Supplied data below:

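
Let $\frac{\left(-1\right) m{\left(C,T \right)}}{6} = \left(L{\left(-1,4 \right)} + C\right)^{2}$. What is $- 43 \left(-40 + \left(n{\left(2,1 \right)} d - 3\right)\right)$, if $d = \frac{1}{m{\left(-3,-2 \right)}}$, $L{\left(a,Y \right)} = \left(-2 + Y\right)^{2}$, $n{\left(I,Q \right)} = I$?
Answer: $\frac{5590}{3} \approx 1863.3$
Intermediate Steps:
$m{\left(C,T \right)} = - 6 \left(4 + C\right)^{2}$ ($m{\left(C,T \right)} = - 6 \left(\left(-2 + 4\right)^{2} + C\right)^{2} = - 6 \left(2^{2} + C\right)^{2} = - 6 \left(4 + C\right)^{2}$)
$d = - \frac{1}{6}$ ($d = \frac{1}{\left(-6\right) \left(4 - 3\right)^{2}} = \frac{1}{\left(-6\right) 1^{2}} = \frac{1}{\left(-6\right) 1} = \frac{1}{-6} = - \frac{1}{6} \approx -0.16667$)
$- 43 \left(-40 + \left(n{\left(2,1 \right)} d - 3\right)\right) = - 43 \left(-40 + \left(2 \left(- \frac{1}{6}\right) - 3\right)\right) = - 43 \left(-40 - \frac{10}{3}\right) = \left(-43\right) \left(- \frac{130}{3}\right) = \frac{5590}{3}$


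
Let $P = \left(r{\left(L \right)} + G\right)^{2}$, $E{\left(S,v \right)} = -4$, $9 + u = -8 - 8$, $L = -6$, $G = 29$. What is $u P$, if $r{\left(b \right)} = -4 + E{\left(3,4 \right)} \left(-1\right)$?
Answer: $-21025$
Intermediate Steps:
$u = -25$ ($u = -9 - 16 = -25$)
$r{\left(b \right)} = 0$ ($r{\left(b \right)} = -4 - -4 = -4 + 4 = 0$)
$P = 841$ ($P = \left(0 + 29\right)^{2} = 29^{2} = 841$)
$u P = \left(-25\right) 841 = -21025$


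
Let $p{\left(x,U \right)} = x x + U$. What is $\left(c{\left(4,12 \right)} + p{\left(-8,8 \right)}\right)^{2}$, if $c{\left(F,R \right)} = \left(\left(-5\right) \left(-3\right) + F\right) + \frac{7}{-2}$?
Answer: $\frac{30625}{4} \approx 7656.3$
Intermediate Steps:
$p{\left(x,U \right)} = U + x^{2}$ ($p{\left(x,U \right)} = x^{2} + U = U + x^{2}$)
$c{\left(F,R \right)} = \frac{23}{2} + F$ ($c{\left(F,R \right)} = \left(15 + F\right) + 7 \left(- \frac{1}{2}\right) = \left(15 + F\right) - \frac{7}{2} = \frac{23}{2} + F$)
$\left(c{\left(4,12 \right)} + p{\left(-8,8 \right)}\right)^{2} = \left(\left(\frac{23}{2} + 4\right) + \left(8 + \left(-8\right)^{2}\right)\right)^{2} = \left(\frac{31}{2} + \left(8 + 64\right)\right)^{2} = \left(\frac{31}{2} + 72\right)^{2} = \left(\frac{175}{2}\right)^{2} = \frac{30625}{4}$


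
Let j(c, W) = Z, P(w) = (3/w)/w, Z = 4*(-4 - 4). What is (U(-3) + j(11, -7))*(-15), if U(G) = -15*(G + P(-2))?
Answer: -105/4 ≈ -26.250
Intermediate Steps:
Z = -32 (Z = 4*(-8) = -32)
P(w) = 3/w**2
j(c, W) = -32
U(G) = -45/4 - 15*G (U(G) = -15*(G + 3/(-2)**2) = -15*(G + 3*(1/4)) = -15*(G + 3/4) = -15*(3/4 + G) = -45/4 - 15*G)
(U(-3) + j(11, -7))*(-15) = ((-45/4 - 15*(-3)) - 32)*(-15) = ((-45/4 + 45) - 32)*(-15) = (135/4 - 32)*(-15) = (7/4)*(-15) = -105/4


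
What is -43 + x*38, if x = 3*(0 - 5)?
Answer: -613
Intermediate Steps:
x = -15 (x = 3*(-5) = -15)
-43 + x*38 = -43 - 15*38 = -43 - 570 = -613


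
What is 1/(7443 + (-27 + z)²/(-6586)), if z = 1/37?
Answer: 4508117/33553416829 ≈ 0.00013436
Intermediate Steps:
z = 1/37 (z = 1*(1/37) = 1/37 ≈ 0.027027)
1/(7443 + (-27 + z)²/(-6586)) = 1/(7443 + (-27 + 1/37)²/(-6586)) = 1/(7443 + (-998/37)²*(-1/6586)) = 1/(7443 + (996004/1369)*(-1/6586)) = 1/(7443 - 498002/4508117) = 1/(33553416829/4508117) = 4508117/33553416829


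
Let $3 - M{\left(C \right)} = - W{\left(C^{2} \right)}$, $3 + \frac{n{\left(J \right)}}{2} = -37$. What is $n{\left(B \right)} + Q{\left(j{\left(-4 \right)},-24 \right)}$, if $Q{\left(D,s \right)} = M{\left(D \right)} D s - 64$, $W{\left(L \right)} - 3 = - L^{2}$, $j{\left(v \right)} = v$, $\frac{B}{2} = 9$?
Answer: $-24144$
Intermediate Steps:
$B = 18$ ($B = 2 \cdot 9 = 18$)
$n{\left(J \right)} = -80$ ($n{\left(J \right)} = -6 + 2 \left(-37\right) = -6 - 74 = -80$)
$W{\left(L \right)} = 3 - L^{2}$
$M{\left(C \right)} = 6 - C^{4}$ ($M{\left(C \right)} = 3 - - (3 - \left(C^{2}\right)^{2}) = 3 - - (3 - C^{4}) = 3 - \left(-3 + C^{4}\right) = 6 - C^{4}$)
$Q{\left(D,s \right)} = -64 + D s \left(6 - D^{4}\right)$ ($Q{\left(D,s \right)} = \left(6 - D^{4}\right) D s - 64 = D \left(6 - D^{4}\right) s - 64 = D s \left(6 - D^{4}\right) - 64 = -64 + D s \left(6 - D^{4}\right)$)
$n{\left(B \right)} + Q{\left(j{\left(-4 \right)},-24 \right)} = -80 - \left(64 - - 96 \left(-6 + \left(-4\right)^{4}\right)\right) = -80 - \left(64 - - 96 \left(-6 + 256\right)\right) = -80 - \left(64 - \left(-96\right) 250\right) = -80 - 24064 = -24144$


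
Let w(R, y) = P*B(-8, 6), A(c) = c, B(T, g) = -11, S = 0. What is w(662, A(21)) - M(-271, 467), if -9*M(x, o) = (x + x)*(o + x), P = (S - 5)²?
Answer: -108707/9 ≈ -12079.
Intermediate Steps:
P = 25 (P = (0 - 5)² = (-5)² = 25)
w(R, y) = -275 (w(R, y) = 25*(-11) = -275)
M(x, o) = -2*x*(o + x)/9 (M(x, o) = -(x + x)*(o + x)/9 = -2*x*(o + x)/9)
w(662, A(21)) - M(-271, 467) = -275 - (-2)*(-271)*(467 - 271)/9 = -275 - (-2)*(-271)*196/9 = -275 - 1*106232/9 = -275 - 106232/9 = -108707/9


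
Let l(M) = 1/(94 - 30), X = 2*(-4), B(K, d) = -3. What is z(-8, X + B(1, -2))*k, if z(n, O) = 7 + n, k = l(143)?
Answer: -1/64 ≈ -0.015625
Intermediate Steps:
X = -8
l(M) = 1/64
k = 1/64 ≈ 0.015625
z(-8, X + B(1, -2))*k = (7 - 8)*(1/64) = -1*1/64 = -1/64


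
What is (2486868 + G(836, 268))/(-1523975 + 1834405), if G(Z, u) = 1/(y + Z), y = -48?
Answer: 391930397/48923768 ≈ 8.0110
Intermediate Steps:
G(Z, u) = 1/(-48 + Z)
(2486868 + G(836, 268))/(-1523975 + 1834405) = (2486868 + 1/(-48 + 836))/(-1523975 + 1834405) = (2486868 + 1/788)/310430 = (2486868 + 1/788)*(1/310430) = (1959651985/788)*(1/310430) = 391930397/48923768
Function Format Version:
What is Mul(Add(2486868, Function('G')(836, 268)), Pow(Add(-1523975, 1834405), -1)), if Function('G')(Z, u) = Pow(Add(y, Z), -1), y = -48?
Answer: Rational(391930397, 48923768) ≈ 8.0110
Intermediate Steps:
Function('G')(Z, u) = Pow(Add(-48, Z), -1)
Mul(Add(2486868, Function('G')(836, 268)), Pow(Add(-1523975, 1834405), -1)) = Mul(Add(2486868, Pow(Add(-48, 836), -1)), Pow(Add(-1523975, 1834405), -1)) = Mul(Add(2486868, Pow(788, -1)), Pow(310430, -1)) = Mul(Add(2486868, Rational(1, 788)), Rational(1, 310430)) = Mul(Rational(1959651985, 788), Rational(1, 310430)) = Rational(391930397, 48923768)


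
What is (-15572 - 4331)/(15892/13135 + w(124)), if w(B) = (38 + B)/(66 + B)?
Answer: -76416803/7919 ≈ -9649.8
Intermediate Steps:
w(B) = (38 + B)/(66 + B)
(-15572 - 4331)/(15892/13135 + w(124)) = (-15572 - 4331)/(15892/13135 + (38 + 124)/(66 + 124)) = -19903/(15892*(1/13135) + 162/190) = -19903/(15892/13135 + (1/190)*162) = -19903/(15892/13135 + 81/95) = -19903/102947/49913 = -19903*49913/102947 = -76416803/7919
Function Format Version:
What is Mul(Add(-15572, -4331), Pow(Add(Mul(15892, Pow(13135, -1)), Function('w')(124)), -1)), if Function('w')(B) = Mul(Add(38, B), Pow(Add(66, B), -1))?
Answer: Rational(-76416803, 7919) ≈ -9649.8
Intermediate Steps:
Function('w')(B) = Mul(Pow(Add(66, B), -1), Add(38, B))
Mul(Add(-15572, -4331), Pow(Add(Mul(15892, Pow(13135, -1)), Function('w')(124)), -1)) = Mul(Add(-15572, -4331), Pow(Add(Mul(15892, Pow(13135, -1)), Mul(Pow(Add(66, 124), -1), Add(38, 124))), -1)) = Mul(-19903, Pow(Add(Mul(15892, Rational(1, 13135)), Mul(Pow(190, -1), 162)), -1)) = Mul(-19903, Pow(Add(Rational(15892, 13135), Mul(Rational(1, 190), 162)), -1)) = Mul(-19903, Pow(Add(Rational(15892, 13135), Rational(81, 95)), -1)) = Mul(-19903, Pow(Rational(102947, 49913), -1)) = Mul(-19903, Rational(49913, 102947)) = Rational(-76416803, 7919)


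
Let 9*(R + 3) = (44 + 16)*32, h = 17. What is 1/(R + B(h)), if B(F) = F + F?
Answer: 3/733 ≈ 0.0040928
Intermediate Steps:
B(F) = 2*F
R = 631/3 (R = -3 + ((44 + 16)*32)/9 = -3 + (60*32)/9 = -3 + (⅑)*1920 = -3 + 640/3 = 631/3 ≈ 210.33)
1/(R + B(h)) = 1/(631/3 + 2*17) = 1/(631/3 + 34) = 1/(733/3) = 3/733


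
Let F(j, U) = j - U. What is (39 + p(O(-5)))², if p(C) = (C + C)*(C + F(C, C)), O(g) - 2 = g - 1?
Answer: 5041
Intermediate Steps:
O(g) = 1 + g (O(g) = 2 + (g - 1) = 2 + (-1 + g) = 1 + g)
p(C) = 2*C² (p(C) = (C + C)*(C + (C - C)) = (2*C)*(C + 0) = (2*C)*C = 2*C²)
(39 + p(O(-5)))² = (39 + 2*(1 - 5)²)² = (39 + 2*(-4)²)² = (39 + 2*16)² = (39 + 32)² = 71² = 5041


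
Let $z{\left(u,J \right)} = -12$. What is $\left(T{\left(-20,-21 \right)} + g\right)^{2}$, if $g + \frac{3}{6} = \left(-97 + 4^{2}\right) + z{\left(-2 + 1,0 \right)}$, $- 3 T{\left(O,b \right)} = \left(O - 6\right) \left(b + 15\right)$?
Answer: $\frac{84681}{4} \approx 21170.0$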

End of Supplied data.
Supplied data below:

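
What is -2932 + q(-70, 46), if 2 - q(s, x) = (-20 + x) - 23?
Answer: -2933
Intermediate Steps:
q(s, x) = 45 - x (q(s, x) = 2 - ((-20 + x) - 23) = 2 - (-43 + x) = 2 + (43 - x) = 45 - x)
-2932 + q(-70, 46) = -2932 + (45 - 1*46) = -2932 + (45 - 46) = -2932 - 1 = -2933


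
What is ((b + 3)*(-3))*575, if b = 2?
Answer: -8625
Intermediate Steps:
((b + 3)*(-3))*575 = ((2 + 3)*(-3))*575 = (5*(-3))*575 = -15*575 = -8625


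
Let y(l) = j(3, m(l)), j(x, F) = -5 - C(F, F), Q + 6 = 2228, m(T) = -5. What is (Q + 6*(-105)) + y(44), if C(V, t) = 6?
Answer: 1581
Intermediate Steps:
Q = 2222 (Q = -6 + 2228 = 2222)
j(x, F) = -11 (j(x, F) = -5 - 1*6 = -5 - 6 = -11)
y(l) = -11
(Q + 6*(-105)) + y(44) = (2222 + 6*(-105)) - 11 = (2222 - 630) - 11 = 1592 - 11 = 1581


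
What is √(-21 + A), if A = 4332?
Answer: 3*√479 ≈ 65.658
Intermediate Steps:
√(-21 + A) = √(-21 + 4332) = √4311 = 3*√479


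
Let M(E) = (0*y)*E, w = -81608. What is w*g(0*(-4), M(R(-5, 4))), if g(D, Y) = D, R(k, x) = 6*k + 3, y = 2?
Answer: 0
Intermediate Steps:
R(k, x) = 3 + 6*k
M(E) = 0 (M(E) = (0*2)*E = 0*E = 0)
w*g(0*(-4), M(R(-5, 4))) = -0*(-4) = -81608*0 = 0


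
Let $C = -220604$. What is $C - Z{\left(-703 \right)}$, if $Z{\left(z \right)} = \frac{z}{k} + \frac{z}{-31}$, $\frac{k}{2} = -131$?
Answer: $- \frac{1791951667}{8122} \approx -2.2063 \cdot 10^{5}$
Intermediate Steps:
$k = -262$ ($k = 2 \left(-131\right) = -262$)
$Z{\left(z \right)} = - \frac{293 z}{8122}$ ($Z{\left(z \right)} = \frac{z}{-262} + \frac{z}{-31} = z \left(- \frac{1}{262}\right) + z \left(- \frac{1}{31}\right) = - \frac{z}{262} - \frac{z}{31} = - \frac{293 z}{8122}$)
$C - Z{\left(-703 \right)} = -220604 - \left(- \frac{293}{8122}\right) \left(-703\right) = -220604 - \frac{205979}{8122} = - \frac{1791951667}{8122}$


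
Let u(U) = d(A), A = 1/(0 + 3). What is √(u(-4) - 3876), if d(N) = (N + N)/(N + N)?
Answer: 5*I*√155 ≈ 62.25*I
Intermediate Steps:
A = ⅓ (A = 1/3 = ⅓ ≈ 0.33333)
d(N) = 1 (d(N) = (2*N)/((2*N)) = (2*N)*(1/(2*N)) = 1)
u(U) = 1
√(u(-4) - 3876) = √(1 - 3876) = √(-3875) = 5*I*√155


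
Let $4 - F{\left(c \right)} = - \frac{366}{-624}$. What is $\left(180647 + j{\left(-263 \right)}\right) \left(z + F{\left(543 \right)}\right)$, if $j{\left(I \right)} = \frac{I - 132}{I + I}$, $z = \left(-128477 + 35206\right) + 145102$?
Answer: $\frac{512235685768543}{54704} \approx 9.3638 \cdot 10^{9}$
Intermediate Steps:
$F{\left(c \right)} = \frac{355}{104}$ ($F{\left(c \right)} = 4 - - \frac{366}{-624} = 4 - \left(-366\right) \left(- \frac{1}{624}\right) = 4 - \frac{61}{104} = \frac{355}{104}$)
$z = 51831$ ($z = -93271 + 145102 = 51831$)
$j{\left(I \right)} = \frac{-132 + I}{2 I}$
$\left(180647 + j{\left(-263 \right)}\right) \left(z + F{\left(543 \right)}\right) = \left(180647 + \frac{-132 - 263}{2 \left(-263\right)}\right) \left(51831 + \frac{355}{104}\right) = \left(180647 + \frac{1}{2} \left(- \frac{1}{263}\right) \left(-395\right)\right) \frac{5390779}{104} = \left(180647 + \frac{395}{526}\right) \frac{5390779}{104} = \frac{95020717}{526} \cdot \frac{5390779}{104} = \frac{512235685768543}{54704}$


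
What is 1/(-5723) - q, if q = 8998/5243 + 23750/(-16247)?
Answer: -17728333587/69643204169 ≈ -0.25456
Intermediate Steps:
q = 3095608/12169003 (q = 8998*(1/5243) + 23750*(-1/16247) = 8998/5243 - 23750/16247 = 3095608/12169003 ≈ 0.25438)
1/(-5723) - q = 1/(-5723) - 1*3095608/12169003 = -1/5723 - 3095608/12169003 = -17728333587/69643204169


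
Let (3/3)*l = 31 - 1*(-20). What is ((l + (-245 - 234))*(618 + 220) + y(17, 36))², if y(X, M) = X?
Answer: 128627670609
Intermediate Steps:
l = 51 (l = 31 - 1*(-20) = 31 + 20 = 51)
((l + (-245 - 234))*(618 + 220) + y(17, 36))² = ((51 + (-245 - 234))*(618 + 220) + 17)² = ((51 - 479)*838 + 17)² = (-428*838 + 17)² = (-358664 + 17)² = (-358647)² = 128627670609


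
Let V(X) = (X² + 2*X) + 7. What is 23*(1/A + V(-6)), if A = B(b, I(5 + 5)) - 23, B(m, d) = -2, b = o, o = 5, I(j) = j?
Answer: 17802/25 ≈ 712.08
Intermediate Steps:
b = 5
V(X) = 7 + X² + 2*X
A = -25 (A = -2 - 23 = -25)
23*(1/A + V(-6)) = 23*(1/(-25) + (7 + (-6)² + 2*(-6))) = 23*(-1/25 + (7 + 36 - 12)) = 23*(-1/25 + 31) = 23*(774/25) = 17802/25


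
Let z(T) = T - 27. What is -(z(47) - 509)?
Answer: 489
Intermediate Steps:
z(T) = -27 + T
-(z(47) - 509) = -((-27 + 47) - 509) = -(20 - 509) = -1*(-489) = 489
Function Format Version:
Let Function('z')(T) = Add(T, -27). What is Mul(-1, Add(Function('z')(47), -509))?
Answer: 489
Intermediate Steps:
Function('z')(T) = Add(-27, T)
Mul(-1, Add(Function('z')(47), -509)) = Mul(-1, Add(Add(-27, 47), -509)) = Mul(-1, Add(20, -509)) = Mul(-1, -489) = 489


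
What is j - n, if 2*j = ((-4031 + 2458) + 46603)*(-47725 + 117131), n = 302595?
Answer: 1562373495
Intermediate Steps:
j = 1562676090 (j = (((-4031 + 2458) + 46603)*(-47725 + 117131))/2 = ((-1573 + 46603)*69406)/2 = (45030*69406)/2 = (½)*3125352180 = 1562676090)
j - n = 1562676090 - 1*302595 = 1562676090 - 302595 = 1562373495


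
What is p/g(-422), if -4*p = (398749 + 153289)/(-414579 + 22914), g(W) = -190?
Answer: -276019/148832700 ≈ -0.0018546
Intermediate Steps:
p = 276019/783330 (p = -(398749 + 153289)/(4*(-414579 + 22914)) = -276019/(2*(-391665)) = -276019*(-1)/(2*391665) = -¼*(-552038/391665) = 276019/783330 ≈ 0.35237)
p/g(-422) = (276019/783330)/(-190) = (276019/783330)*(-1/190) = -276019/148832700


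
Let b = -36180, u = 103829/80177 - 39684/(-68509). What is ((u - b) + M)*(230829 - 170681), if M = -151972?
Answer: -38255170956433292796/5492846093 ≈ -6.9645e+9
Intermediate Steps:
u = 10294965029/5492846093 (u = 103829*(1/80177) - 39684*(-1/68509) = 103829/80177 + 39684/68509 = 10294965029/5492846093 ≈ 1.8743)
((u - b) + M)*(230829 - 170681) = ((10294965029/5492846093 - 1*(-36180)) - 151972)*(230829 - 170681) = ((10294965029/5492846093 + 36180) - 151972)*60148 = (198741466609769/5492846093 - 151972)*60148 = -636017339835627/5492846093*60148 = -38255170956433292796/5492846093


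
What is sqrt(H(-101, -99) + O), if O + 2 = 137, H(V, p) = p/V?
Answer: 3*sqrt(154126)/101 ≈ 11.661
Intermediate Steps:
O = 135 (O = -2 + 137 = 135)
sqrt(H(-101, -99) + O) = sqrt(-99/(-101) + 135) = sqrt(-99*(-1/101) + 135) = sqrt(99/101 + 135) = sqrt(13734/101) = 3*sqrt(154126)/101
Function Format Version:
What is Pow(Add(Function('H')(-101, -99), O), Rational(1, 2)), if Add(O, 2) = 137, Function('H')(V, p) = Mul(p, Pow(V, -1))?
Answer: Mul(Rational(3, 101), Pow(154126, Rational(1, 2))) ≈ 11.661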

End of Supplied data.
Supplied data below:

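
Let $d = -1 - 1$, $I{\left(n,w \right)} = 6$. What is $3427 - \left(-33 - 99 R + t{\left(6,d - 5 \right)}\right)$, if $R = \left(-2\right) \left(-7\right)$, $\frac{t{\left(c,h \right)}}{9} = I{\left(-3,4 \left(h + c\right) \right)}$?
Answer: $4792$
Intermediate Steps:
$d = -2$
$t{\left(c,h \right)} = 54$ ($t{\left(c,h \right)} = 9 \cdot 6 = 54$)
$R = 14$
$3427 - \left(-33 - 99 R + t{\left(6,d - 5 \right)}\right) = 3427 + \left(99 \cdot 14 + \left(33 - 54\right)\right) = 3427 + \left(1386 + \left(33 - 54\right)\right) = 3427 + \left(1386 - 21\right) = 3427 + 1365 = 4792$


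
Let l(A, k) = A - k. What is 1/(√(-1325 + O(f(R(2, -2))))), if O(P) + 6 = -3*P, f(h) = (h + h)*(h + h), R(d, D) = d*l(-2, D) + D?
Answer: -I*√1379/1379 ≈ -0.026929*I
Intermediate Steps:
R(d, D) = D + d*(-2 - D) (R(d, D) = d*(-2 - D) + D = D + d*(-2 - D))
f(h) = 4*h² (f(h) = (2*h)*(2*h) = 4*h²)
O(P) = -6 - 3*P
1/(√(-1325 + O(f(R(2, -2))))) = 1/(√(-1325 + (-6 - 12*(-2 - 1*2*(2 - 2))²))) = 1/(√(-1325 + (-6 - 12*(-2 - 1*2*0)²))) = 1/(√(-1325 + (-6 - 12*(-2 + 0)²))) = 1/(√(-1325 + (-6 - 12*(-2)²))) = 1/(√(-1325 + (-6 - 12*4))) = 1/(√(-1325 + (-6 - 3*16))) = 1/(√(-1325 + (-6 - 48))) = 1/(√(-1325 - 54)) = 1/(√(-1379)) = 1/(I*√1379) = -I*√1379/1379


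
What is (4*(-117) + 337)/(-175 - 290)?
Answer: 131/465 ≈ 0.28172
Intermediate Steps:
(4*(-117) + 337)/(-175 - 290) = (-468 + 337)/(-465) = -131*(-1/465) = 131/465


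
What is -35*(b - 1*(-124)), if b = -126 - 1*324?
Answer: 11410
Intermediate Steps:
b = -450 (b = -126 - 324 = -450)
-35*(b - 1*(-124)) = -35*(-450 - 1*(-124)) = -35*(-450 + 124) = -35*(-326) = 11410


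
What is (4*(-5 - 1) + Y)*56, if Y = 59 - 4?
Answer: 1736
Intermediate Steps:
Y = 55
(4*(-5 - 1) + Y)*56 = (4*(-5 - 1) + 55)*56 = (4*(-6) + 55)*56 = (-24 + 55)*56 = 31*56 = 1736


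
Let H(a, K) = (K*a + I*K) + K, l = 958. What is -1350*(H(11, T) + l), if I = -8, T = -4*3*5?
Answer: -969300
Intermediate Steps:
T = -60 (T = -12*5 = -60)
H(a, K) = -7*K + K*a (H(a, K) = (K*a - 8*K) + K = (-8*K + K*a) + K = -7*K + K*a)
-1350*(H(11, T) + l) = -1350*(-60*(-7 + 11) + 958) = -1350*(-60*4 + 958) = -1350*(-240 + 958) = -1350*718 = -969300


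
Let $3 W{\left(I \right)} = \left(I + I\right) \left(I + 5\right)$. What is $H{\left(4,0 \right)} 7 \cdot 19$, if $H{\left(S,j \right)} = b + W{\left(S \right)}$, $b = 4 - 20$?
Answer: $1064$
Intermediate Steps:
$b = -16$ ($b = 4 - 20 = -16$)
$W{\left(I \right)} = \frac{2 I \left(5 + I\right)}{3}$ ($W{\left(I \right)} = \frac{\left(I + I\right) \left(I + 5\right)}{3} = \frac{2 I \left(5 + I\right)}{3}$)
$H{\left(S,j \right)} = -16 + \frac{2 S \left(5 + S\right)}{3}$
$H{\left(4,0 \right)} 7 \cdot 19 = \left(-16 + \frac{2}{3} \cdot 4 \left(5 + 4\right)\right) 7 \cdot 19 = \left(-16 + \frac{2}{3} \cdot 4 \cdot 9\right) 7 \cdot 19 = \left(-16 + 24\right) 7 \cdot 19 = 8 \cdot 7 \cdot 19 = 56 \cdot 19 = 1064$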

End of Supplied data.

* Task statement: Extract from the records above the lines from the one containing "-37$. What is" to the one containing "Answer: -108707/9 ≈ -12079.", both lines included, exactly as they appear and with nothing else.

* Exercise answer:
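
Let $3 - M{\left(C \right)} = - W{\left(C^{2} \right)}$, $3 + \frac{n{\left(J \right)}}{2} = -37$. What is $n{\left(B \right)} + Q{\left(j{\left(-4 \right)},-24 \right)}$, if $Q{\left(D,s \right)} = M{\left(D \right)} D s - 64$, $W{\left(L \right)} - 3 = - L^{2}$, $j{\left(v \right)} = v$, $\frac{B}{2} = 9$?
Answer: $-24144$
Intermediate Steps:
$B = 18$ ($B = 2 \cdot 9 = 18$)
$n{\left(J \right)} = -80$ ($n{\left(J \right)} = -6 + 2 \left(-37\right) = -6 - 74 = -80$)
$W{\left(L \right)} = 3 - L^{2}$
$M{\left(C \right)} = 6 - C^{4}$ ($M{\left(C \right)} = 3 - - (3 - \left(C^{2}\right)^{2}) = 3 - - (3 - C^{4}) = 3 - \left(-3 + C^{4}\right) = 6 - C^{4}$)
$Q{\left(D,s \right)} = -64 + D s \left(6 - D^{4}\right)$ ($Q{\left(D,s \right)} = \left(6 - D^{4}\right) D s - 64 = D \left(6 - D^{4}\right) s - 64 = D s \left(6 - D^{4}\right) - 64 = -64 + D s \left(6 - D^{4}\right)$)
$n{\left(B \right)} + Q{\left(j{\left(-4 \right)},-24 \right)} = -80 - \left(64 - - 96 \left(-6 + \left(-4\right)^{4}\right)\right) = -80 - \left(64 - - 96 \left(-6 + 256\right)\right) = -80 - \left(64 - \left(-96\right) 250\right) = -80 - 24064 = -24144$


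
Let w(R, y) = P*B(-8, 6), A(c) = c, B(T, g) = -11, S = 0. What is w(662, A(21)) - M(-271, 467), if -9*M(x, o) = (x + x)*(o + x), P = (S - 5)²?
Answer: -108707/9 ≈ -12079.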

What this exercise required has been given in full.